**Try it:** The required output is the lines below from the line containing "- A commercial" to the line containing "ECB to banks.", inclusive, retyped exactly. No other lines belong in it.

**Records for processing:**
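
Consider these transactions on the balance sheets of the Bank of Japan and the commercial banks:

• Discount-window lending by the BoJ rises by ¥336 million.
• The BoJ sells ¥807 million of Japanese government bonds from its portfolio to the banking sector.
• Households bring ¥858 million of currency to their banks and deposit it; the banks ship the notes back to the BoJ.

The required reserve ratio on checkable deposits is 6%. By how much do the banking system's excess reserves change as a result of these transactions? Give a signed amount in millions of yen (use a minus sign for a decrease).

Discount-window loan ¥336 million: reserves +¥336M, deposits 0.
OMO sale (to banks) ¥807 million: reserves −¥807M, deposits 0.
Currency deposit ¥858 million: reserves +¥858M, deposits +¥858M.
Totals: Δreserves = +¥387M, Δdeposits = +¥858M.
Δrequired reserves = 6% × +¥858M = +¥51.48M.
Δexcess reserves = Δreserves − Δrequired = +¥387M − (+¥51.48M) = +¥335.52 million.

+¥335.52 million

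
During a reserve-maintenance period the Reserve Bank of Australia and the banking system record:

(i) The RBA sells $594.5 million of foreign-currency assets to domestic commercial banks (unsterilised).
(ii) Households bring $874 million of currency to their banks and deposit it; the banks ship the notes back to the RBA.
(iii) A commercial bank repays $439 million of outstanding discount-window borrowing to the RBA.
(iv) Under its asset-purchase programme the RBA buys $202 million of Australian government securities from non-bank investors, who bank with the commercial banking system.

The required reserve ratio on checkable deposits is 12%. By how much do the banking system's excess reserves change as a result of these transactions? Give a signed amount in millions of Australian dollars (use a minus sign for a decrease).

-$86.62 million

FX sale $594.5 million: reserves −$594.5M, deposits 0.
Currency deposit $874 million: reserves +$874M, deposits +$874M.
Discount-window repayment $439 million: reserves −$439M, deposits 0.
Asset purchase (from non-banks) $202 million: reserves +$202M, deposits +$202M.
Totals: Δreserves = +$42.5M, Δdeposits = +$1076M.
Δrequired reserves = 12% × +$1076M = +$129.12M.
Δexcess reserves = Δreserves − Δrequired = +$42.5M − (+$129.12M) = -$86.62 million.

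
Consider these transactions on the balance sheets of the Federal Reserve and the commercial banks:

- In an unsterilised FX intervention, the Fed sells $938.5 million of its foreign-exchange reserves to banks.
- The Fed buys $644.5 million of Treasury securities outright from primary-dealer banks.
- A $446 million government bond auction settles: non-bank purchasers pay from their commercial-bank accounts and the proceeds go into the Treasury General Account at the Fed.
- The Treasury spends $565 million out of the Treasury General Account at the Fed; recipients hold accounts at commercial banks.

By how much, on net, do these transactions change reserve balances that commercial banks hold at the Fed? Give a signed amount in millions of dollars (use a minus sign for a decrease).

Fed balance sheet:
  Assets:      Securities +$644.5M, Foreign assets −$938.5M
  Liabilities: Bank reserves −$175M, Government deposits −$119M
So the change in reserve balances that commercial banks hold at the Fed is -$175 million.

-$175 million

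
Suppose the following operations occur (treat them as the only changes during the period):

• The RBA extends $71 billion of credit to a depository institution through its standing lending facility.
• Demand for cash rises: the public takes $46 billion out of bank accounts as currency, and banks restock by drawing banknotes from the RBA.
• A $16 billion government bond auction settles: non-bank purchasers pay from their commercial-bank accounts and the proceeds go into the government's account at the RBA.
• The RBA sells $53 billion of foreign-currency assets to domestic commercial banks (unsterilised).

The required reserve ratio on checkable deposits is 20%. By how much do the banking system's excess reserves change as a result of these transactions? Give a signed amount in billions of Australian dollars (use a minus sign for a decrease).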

---

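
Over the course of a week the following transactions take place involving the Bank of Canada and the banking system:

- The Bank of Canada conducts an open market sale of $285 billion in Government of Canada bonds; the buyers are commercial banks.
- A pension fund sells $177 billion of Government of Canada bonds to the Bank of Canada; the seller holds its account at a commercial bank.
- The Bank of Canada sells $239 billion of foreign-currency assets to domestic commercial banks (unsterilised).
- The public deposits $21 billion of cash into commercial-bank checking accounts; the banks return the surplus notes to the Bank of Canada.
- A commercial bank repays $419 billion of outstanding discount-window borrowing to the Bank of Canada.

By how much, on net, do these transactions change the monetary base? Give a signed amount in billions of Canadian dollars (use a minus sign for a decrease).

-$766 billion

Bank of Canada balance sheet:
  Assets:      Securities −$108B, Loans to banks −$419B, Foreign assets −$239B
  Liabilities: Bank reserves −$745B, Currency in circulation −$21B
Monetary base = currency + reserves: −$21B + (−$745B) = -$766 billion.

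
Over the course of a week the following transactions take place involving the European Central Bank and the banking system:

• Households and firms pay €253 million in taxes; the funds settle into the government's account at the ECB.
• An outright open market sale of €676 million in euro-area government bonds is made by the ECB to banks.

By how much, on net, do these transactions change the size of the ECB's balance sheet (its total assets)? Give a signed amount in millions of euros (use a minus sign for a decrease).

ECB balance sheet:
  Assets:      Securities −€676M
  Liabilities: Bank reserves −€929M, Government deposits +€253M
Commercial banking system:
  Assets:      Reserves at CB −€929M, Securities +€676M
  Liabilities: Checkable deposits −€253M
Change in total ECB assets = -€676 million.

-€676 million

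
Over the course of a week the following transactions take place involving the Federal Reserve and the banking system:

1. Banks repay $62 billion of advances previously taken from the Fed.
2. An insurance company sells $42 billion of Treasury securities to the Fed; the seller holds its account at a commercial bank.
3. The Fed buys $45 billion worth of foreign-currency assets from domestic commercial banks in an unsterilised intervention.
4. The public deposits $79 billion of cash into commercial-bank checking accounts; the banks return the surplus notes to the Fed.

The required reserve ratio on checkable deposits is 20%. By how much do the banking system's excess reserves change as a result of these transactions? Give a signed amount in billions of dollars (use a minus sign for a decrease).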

--

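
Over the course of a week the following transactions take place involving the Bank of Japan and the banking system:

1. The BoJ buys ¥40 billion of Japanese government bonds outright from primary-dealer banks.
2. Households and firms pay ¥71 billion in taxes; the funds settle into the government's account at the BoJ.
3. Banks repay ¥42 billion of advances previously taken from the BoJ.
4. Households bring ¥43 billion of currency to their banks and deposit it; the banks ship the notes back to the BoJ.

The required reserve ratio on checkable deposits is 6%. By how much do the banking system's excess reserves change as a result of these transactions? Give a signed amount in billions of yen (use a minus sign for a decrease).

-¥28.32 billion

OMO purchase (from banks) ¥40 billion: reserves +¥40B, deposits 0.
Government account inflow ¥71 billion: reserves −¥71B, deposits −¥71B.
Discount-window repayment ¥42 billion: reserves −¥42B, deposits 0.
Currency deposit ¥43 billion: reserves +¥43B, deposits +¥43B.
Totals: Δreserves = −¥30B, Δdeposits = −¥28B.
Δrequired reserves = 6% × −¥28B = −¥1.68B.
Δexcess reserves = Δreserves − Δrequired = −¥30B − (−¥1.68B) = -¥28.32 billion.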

**Your solution:**
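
- A commercial bank repays $419 billion of outstanding discount-window borrowing to the Bank of Canada.

By how much, on net, do these transactions change the monetary base? Give a signed amount in billions of Canadian dollars (use a minus sign for a decrease).

-$766 billion

Bank of Canada balance sheet:
  Assets:      Securities −$108B, Loans to banks −$419B, Foreign assets −$239B
  Liabilities: Bank reserves −$745B, Currency in circulation −$21B
Monetary base = currency + reserves: −$21B + (−$745B) = -$766 billion.

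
Over the course of a week the following transactions take place involving the European Central Bank and the banking system:

• Households and firms pay €253 million in taxes; the funds settle into the government's account at the ECB.
• An outright open market sale of €676 million in euro-area government bonds is made by the ECB to banks.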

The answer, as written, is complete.